## REQUIRED WORK
Your output should be the entries below, from the first line up to and including the line with "Postcondition: x == 8", reproduced exactly and with no other lines.

## DATA PROVIDED
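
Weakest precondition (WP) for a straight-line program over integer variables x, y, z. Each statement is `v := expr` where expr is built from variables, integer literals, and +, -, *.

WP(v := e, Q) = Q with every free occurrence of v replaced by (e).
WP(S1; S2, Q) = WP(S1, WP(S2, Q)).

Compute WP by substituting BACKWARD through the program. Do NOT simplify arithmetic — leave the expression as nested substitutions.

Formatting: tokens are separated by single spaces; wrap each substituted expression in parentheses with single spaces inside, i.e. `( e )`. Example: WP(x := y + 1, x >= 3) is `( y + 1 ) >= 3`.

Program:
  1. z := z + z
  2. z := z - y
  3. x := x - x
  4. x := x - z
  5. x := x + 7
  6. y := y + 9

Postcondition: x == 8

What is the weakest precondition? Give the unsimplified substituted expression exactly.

Answer: ( ( ( x - x ) - ( ( z + z ) - y ) ) + 7 ) == 8

Derivation:
post: x == 8
stmt 6: y := y + 9  -- replace 0 occurrence(s) of y with (y + 9)
  => x == 8
stmt 5: x := x + 7  -- replace 1 occurrence(s) of x with (x + 7)
  => ( x + 7 ) == 8
stmt 4: x := x - z  -- replace 1 occurrence(s) of x with (x - z)
  => ( ( x - z ) + 7 ) == 8
stmt 3: x := x - x  -- replace 1 occurrence(s) of x with (x - x)
  => ( ( ( x - x ) - z ) + 7 ) == 8
stmt 2: z := z - y  -- replace 1 occurrence(s) of z with (z - y)
  => ( ( ( x - x ) - ( z - y ) ) + 7 ) == 8
stmt 1: z := z + z  -- replace 1 occurrence(s) of z with (z + z)
  => ( ( ( x - x ) - ( ( z + z ) - y ) ) + 7 ) == 8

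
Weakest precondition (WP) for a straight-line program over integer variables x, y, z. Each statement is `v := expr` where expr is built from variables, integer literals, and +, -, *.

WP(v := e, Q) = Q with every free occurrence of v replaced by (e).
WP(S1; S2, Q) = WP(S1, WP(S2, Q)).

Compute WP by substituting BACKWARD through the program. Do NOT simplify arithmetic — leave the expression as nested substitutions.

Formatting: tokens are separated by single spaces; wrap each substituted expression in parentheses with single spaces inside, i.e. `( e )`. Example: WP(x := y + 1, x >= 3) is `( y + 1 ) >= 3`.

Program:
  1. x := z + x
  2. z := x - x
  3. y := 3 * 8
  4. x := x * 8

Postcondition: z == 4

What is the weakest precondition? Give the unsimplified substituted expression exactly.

post: z == 4
stmt 4: x := x * 8  -- replace 0 occurrence(s) of x with (x * 8)
  => z == 4
stmt 3: y := 3 * 8  -- replace 0 occurrence(s) of y with (3 * 8)
  => z == 4
stmt 2: z := x - x  -- replace 1 occurrence(s) of z with (x - x)
  => ( x - x ) == 4
stmt 1: x := z + x  -- replace 2 occurrence(s) of x with (z + x)
  => ( ( z + x ) - ( z + x ) ) == 4

Answer: ( ( z + x ) - ( z + x ) ) == 4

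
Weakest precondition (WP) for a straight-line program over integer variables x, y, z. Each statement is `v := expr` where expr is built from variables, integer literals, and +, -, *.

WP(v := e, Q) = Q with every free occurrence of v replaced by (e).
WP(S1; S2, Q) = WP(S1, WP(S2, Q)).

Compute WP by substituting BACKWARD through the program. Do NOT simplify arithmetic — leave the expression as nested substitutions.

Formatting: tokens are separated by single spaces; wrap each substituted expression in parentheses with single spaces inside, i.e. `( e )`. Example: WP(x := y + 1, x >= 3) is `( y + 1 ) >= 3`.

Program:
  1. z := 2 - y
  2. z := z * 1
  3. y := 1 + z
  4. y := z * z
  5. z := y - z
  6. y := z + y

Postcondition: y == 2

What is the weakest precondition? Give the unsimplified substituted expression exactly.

post: y == 2
stmt 6: y := z + y  -- replace 1 occurrence(s) of y with (z + y)
  => ( z + y ) == 2
stmt 5: z := y - z  -- replace 1 occurrence(s) of z with (y - z)
  => ( ( y - z ) + y ) == 2
stmt 4: y := z * z  -- replace 2 occurrence(s) of y with (z * z)
  => ( ( ( z * z ) - z ) + ( z * z ) ) == 2
stmt 3: y := 1 + z  -- replace 0 occurrence(s) of y with (1 + z)
  => ( ( ( z * z ) - z ) + ( z * z ) ) == 2
stmt 2: z := z * 1  -- replace 5 occurrence(s) of z with (z * 1)
  => ( ( ( ( z * 1 ) * ( z * 1 ) ) - ( z * 1 ) ) + ( ( z * 1 ) * ( z * 1 ) ) ) == 2
stmt 1: z := 2 - y  -- replace 5 occurrence(s) of z with (2 - y)
  => ( ( ( ( ( 2 - y ) * 1 ) * ( ( 2 - y ) * 1 ) ) - ( ( 2 - y ) * 1 ) ) + ( ( ( 2 - y ) * 1 ) * ( ( 2 - y ) * 1 ) ) ) == 2

Answer: ( ( ( ( ( 2 - y ) * 1 ) * ( ( 2 - y ) * 1 ) ) - ( ( 2 - y ) * 1 ) ) + ( ( ( 2 - y ) * 1 ) * ( ( 2 - y ) * 1 ) ) ) == 2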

## OUTPUT FOR THIS TASK
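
Weakest precondition (WP) for a straight-line program over integer variables x, y, z. Each statement is `v := expr` where expr is built from variables, integer literals, and +, -, *.

WP(v := e, Q) = Q with every free occurrence of v replaced by (e).
WP(S1; S2, Q) = WP(S1, WP(S2, Q)).

Compute WP by substituting BACKWARD through the program. Do NOT simplify arithmetic — leave the expression as nested substitutions.

Formatting: tokens are separated by single spaces; wrap each substituted expression in parentheses with single spaces inside, i.e. `( e )`. Example: WP(x := y + 1, x >= 3) is `( y + 1 ) >= 3`.

Program:
  1. z := z + z
  2. z := z - y
  3. x := x - x
  4. x := x - z
  5. x := x + 7
  6. y := y + 9

Postcondition: x == 8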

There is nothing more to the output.